- **DATA SHOWN**:
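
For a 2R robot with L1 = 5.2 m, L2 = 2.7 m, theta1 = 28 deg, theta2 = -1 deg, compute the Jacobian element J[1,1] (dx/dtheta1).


J[1,1] = -L1*sin(t1) - L2*sin(t1+t2)
= -5.2*sin(28) - 2.7*sin(27)
= -3.667


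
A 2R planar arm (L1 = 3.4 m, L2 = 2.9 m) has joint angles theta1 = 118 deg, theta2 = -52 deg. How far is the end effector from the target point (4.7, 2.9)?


End effector via forward kinematics:
x = L1*cos(t1) + L2*cos(t1+t2) = -0.4167
y = L1*sin(t1) + L2*sin(t1+t2) = 5.6513
Distance to target:
d = sqrt((4.7 - -0.4167)^2 + (2.9 - 5.6513)^2)
= sqrt(26.1803 + 7.5697)
= 5.8095 m


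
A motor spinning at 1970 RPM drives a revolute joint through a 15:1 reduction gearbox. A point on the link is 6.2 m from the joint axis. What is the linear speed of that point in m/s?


omega_motor = 1970 * 2*pi/60 = 206.2979 rad/s
omega_joint = omega_motor / 15 = 13.7532 rad/s
v = omega_joint * r = 13.7532 * 6.2
= 85.2698 m/s


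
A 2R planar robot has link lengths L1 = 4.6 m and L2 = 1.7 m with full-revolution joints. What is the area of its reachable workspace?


r_max = L1 + L2 = 6.3 m
r_min = |L1 - L2| = 2.9 m
Area = pi*(r_max^2 - r_min^2)
= pi*(39.69 - 8.41)
= pi * 31.28
= 98.269 m^2


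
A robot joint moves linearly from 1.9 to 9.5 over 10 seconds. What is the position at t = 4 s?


s = t/T = 4/10 = 0.4
p(t) = p0 + (pf-p0)*s
= 1.9 + (9.5 - 1.9) * 0.4
= 4.94


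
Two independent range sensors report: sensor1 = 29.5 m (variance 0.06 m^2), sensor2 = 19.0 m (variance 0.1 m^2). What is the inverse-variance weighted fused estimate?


w1 = (1/var1) / (1/var1 + 1/var2)
   = 16.6667 / (16.6667 + 10.0) = 0.625
w2 = 1 - w1 = 0.375
fused = w1*s1 + w2*s2 = 18.4375 + 7.125
= 25.5625 m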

- **INSTRUCTIONS TO FOLLOW**: Type out each entry above again, exactly.

- **RESPONSE**:
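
For a 2R robot with L1 = 5.2 m, L2 = 2.7 m, theta1 = 28 deg, theta2 = -1 deg, compute the Jacobian element J[1,1] (dx/dtheta1).


J[1,1] = -L1*sin(t1) - L2*sin(t1+t2)
= -5.2*sin(28) - 2.7*sin(27)
= -3.667


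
A 2R planar arm (L1 = 3.4 m, L2 = 2.9 m) has joint angles theta1 = 118 deg, theta2 = -52 deg. How far is the end effector from the target point (4.7, 2.9)?


End effector via forward kinematics:
x = L1*cos(t1) + L2*cos(t1+t2) = -0.4167
y = L1*sin(t1) + L2*sin(t1+t2) = 5.6513
Distance to target:
d = sqrt((4.7 - -0.4167)^2 + (2.9 - 5.6513)^2)
= sqrt(26.1803 + 7.5697)
= 5.8095 m


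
A motor spinning at 1970 RPM drives a revolute joint through a 15:1 reduction gearbox. A point on the link is 6.2 m from the joint axis. What is the linear speed of that point in m/s?


omega_motor = 1970 * 2*pi/60 = 206.2979 rad/s
omega_joint = omega_motor / 15 = 13.7532 rad/s
v = omega_joint * r = 13.7532 * 6.2
= 85.2698 m/s


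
A 2R planar robot has link lengths L1 = 4.6 m and L2 = 1.7 m with full-revolution joints. What is the area of its reachable workspace?


r_max = L1 + L2 = 6.3 m
r_min = |L1 - L2| = 2.9 m
Area = pi*(r_max^2 - r_min^2)
= pi*(39.69 - 8.41)
= pi * 31.28
= 98.269 m^2


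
A robot joint moves linearly from 1.9 to 9.5 over 10 seconds. What is the position at t = 4 s?


s = t/T = 4/10 = 0.4
p(t) = p0 + (pf-p0)*s
= 1.9 + (9.5 - 1.9) * 0.4
= 4.94


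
Two independent range sensors report: sensor1 = 29.5 m (variance 0.06 m^2), sensor2 = 19.0 m (variance 0.1 m^2). What is the inverse-variance weighted fused estimate?


w1 = (1/var1) / (1/var1 + 1/var2)
   = 16.6667 / (16.6667 + 10.0) = 0.625
w2 = 1 - w1 = 0.375
fused = w1*s1 + w2*s2 = 18.4375 + 7.125
= 25.5625 m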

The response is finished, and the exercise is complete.